**Problem description**
This task calls for copying every line of the records that includes the word "compliance".

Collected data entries

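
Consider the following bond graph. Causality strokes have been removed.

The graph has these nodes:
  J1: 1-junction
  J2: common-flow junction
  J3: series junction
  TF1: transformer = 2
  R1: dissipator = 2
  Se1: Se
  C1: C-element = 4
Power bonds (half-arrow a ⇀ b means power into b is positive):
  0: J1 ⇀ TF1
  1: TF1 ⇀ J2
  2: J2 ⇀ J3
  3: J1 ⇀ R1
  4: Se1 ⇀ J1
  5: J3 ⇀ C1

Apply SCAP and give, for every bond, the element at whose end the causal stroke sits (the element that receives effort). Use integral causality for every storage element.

b4 stroke→J1  (Se1 fixes effort; stroke away)
b5 stroke→J3  (C1: C, integral causality)
b2 stroke→J2  (J3: last free bond brings flow in)
b1 stroke→TF1  (closing 1-jn rule on J2)
b0 stroke→J1  (TF1: transformer flips bond 1)
b3 stroke→R1  (J1 needs exactly one f-in)

bond 0 stroke at J1
bond 1 stroke at TF1
bond 2 stroke at J2
bond 3 stroke at R1
bond 4 stroke at J1
bond 5 stroke at J3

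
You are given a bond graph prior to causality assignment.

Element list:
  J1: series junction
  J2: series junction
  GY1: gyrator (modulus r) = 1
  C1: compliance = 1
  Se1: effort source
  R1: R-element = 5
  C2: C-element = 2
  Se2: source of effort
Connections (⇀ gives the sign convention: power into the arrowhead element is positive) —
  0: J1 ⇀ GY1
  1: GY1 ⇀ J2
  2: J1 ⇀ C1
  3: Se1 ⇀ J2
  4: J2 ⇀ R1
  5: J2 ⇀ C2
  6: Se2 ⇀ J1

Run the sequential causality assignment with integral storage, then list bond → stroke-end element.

#3 →J2  (source Se1 imposes e)
#6 →J1  (Se2 (Se) sets effort on bond)
#2 →J1  (prefer integral on C1)
#0 →GY1  (J1: last free bond brings flow in)
#1 →GY1  (GY1 both-in/both-out from 0)
#4 →J2  (J2 flow already set via bond 1)
#5 →J2  (J2: bond 1 brought flow, rest push out)

β0 |GY1
β1 |GY1
β2 |J1
β3 |J2
β4 |J2
β5 |J2
β6 |J1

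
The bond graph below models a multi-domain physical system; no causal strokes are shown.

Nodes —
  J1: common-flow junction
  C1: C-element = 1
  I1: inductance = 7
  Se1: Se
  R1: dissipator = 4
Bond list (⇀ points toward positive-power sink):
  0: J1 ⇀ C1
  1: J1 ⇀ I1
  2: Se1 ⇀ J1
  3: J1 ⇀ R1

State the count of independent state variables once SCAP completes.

#2 |J1  (Se1 fixes effort; stroke away)
#0 |J1  (C1 integral (e out))
#1 |I1  (I1 outputs flow p/I1)
#3 |J1  (1-jn J1 has f-setter on 1)

2  (C1, I1 all integral)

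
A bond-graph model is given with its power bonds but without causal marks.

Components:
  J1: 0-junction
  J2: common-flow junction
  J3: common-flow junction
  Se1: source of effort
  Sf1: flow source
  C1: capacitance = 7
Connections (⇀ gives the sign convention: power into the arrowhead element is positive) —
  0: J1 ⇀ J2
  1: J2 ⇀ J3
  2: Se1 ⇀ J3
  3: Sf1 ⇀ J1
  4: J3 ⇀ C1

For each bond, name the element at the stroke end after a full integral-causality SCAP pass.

bond 2 →J3  (Se1 fixes effort; stroke away)
bond 3 →Sf1  (Sf1: flow source, stroke at near end)
bond 0 →J1  (only one effort-in slot at J1)
bond 1 →J2  (common-f at J2 fixed by 0)
bond 4 →J3  (common-f at J3 fixed by 1)

b0 stroke at J1
b1 stroke at J2
b2 stroke at J3
b3 stroke at Sf1
b4 stroke at J3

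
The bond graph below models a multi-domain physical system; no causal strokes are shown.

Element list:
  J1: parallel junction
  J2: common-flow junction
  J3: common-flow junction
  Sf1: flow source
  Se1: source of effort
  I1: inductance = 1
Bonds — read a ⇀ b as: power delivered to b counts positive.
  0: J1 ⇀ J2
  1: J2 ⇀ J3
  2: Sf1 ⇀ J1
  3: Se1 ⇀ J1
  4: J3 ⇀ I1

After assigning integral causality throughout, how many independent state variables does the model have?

b2 →Sf1  (Sf1: flow source, stroke at near end)
b3 →J1  (source Se1 imposes e)
b0 →J2  (J1 effort already set via bond 3)
b1 →J3  (only one flow-in slot at J2)
b4 →I1  (J3 needs exactly one f-in)

1  (I1 all integral)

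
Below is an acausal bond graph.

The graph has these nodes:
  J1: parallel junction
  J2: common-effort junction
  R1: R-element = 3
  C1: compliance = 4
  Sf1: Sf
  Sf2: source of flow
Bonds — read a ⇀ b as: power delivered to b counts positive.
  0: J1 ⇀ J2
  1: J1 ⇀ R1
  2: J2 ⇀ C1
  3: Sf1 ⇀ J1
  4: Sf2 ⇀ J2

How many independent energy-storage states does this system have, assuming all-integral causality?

1  (C1 all integral)

β3 stroke→Sf1  (source Sf1 imposes f)
β4 stroke→Sf2  (Sf2 (Sf) sets flow on bond)
β2 stroke→J2  (C1: C, integral causality)
β0 stroke→J1  (common-e at J2 fixed by 2)
β1 stroke→R1  (J1: bond 0 brought effort, rest push out)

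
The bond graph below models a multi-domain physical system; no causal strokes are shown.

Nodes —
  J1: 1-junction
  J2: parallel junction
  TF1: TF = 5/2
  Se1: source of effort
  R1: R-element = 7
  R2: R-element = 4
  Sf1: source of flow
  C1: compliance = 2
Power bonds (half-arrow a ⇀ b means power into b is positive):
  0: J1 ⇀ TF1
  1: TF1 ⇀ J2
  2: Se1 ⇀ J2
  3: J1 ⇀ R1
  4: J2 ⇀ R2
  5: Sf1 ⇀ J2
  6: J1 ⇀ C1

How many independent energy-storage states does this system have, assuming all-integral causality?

#2 |J2  (source Se1 imposes e)
#5 |Sf1  (Sf1 (Sf) sets flow on bond)
#1 |TF1  (J2 effort already set via bond 2)
#4 |R2  (J2: bond 2 brought effort, rest push out)
#0 |J1  (TF1 one-in-one-out from 1)
#6 |J1  (C1 outputs effort q/C1)
#3 |R1  (only one flow-in slot at J1)

1  (C1 all integral)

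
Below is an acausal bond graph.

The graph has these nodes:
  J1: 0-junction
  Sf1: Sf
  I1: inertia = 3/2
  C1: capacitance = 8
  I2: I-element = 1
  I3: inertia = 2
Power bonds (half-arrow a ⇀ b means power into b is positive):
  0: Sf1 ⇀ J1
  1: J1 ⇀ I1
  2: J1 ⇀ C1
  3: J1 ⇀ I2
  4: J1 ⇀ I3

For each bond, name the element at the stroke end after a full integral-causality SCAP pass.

#0 |Sf1
#1 |I1
#2 |J1
#3 |I2
#4 |I3

b0 stroke→Sf1  (Sf1 fixes flow; stroke at Sf1)
b1 stroke→I1  (I1: I, integral causality)
b2 stroke→J1  (C1 integral (e out))
b3 stroke→I2  (0-jn J1 has e-setter on 2)
b4 stroke→I3  (0-jn J1 has e-setter on 2)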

**Result for this task**
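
  C1: compliance = 1
  C1: compliance = 4
  C1: compliance = 2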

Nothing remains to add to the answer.